*** Opening of The data ***

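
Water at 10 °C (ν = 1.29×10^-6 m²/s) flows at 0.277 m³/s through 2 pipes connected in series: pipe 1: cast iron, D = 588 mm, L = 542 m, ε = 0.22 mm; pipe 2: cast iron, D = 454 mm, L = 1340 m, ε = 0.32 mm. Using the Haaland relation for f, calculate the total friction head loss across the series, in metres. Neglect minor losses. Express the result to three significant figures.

Pipe 1: V = 1.020 m/s, Re = 4.65×10^5, ε/D = 3.74×10^-4, f = 0.01679, h_1 = f(L/D)V²/2g = 0.8209 m
Pipe 2: V = 1.711 m/s, Re = 6.02×10^5, ε/D = 7.05×10^-4, f = 0.01866, h_2 = f(L/D)V²/2g = 8.219 m
Series → Q common, losses add: H = Σh = 9.040 m

H ≈ 9.04 m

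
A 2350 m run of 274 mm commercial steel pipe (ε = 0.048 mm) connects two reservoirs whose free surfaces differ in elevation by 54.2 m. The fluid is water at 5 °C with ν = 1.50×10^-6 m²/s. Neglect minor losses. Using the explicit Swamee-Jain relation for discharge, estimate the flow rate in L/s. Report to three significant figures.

Q ≈ 169 L/s

Swamee-Jain (Type II): Q = -0.965·√(gD⁵h_f/L)·ln[ε/(3.7D) + √(3.17ν²L/(gD³h_f))]
√(gD⁵h_f/L) = √(9.81·0.274⁵·54.2/2350) = 0.01869
ε/(3.7D) = 4.73×10^-5; √(3.17ν²L/(gD³h_f)) = 3.91×10^-5
Q = -0.965·0.01869·ln(8.649×10^-5) = 0.1688 m³/s
Check: V = 2.86 m/s, Re = 5.23×10^5, f = 0.01521, h_f = 54.5 m ≈ 54.2 m ✓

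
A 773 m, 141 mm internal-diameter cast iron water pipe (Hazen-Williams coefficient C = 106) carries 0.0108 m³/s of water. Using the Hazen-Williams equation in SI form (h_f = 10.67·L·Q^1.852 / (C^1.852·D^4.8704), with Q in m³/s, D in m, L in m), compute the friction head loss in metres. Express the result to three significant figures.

h_f ≈ 4.65 m

h_f = 10.67·773·0.0108^1.852 / (106^1.852·0.141^4.8704) = 4.645 m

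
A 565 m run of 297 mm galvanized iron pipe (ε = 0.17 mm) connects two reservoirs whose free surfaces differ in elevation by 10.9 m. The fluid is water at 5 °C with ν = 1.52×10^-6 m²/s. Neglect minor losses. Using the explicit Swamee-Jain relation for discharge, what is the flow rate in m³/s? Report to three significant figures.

Swamee-Jain (Type II): Q = -0.965·√(gD⁵h_f/L)·ln[ε/(3.7D) + √(3.17ν²L/(gD³h_f))]
√(gD⁵h_f/L) = √(9.81·0.297⁵·10.9/565) = 0.02091
ε/(3.7D) = 1.55×10^-4; √(3.17ν²L/(gD³h_f)) = 3.84×10^-5
Q = -0.965·0.02091·ln(1.931×10^-4) = 0.1726 m³/s
Check: V = 2.49 m/s, Re = 4.87×10^5, f = 0.01824, h_f = 11.0 m ≈ 10.9 m ✓

Q ≈ 0.173 m³/s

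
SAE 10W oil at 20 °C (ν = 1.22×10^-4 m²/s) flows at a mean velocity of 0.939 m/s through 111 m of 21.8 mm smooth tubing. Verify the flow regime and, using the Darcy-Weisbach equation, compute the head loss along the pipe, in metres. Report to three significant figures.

h_f ≈ 87.3 m

Re = VD/ν = 0.939·0.02180/1.22×10^-4 = 168 → laminar (Re < 2300)
f = 64/Re = 0.3814
h_f = f(L/D)V²/(2g) = 0.3814·(111/0.02180)·0.939²/(2·9.81) = 87.28 m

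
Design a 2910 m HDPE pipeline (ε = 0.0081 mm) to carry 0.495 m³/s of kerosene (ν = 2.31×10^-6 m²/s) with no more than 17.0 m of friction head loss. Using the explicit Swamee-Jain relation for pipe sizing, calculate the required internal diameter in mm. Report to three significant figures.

D ≈ 547 mm

Swamee-Jain (Type III): D = 0.66·[ε^1.25·(LQ²/(gh_f))^4.75 + ν·Q^9.4·(L/(gh_f))^5.2]^0.04
LQ²/(gh_f) = 4.275; L/(gh_f) = 17.45
Term 1 = ε^1.25·(…)^4.75 = 4.29×10^-4; Term 2 = ν·Q^9.4·(…)^5.2 = 0.00892
D = 0.66·(4.29×10^-4 + 0.00892)^0.04 = 0.5475 m = 547 mm
Check: V = 2.10 m/s, Re = 4.98×10^5, f = 0.01333, h_f = 16.0 m ≈ 17.0 m ✓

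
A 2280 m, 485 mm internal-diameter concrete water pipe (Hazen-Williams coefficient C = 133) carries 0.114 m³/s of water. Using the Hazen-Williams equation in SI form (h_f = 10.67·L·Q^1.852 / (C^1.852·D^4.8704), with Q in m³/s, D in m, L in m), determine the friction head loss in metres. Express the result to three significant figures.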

*** Close of The data ***

Nothing above should be left out. Print all the records exactly.

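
Water at 10 °C (ν = 1.29×10^-6 m²/s) flows at 0.277 m³/s through 2 pipes connected in series: pipe 1: cast iron, D = 588 mm, L = 542 m, ε = 0.22 mm; pipe 2: cast iron, D = 454 mm, L = 1340 m, ε = 0.32 mm. Using the Haaland relation for f, calculate the total friction head loss across the series, in metres. Neglect minor losses. Express the result to three significant figures.

Pipe 1: V = 1.020 m/s, Re = 4.65×10^5, ε/D = 3.74×10^-4, f = 0.01679, h_1 = f(L/D)V²/2g = 0.8209 m
Pipe 2: V = 1.711 m/s, Re = 6.02×10^5, ε/D = 7.05×10^-4, f = 0.01866, h_2 = f(L/D)V²/2g = 8.219 m
Series → Q common, losses add: H = Σh = 9.040 m

H ≈ 9.04 m

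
A 2350 m run of 274 mm commercial steel pipe (ε = 0.048 mm) connects two reservoirs whose free surfaces differ in elevation by 54.2 m. The fluid is water at 5 °C with ν = 1.50×10^-6 m²/s. Neglect minor losses. Using the explicit Swamee-Jain relation for discharge, estimate the flow rate in L/s. Report to three significant figures.

Q ≈ 169 L/s

Swamee-Jain (Type II): Q = -0.965·√(gD⁵h_f/L)·ln[ε/(3.7D) + √(3.17ν²L/(gD³h_f))]
√(gD⁵h_f/L) = √(9.81·0.274⁵·54.2/2350) = 0.01869
ε/(3.7D) = 4.73×10^-5; √(3.17ν²L/(gD³h_f)) = 3.91×10^-5
Q = -0.965·0.01869·ln(8.649×10^-5) = 0.1688 m³/s
Check: V = 2.86 m/s, Re = 5.23×10^5, f = 0.01521, h_f = 54.5 m ≈ 54.2 m ✓

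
A 773 m, 141 mm internal-diameter cast iron water pipe (Hazen-Williams coefficient C = 106) carries 0.0108 m³/s of water. Using the Hazen-Williams equation in SI form (h_f = 10.67·L·Q^1.852 / (C^1.852·D^4.8704), with Q in m³/s, D in m, L in m), compute the friction head loss in metres. Express the result to three significant figures.

h_f ≈ 4.65 m

h_f = 10.67·773·0.0108^1.852 / (106^1.852·0.141^4.8704) = 4.645 m

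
A 565 m run of 297 mm galvanized iron pipe (ε = 0.17 mm) connects two reservoirs whose free surfaces differ in elevation by 10.9 m. The fluid is water at 5 °C with ν = 1.52×10^-6 m²/s. Neglect minor losses. Using the explicit Swamee-Jain relation for discharge, what is the flow rate in m³/s? Report to three significant figures.

Swamee-Jain (Type II): Q = -0.965·√(gD⁵h_f/L)·ln[ε/(3.7D) + √(3.17ν²L/(gD³h_f))]
√(gD⁵h_f/L) = √(9.81·0.297⁵·10.9/565) = 0.02091
ε/(3.7D) = 1.55×10^-4; √(3.17ν²L/(gD³h_f)) = 3.84×10^-5
Q = -0.965·0.02091·ln(1.931×10^-4) = 0.1726 m³/s
Check: V = 2.49 m/s, Re = 4.87×10^5, f = 0.01824, h_f = 11.0 m ≈ 10.9 m ✓

Q ≈ 0.173 m³/s

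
SAE 10W oil at 20 °C (ν = 1.22×10^-4 m²/s) flows at a mean velocity of 0.939 m/s through 111 m of 21.8 mm smooth tubing. Verify the flow regime and, using the Darcy-Weisbach equation, compute the head loss along the pipe, in metres. Report to three significant figures.

h_f ≈ 87.3 m

Re = VD/ν = 0.939·0.02180/1.22×10^-4 = 168 → laminar (Re < 2300)
f = 64/Re = 0.3814
h_f = f(L/D)V²/(2g) = 0.3814·(111/0.02180)·0.939²/(2·9.81) = 87.28 m

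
Design a 2910 m HDPE pipeline (ε = 0.0081 mm) to carry 0.495 m³/s of kerosene (ν = 2.31×10^-6 m²/s) with no more than 17.0 m of friction head loss. Using the explicit Swamee-Jain relation for pipe sizing, calculate the required internal diameter in mm. Report to three significant figures.

D ≈ 547 mm

Swamee-Jain (Type III): D = 0.66·[ε^1.25·(LQ²/(gh_f))^4.75 + ν·Q^9.4·(L/(gh_f))^5.2]^0.04
LQ²/(gh_f) = 4.275; L/(gh_f) = 17.45
Term 1 = ε^1.25·(…)^4.75 = 4.29×10^-4; Term 2 = ν·Q^9.4·(…)^5.2 = 0.00892
D = 0.66·(4.29×10^-4 + 0.00892)^0.04 = 0.5475 m = 547 mm
Check: V = 2.10 m/s, Re = 4.98×10^5, f = 0.01333, h_f = 16.0 m ≈ 17.0 m ✓

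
A 2280 m, 485 mm internal-diameter concrete water pipe (Hazen-Williams coefficient C = 133) carries 0.114 m³/s of water. Using the Hazen-Williams equation in SI form (h_f = 10.67·L·Q^1.852 / (C^1.852·D^4.8704), with Q in m³/s, D in m, L in m), determine the friction head loss in metres. Express the result to three significant figures.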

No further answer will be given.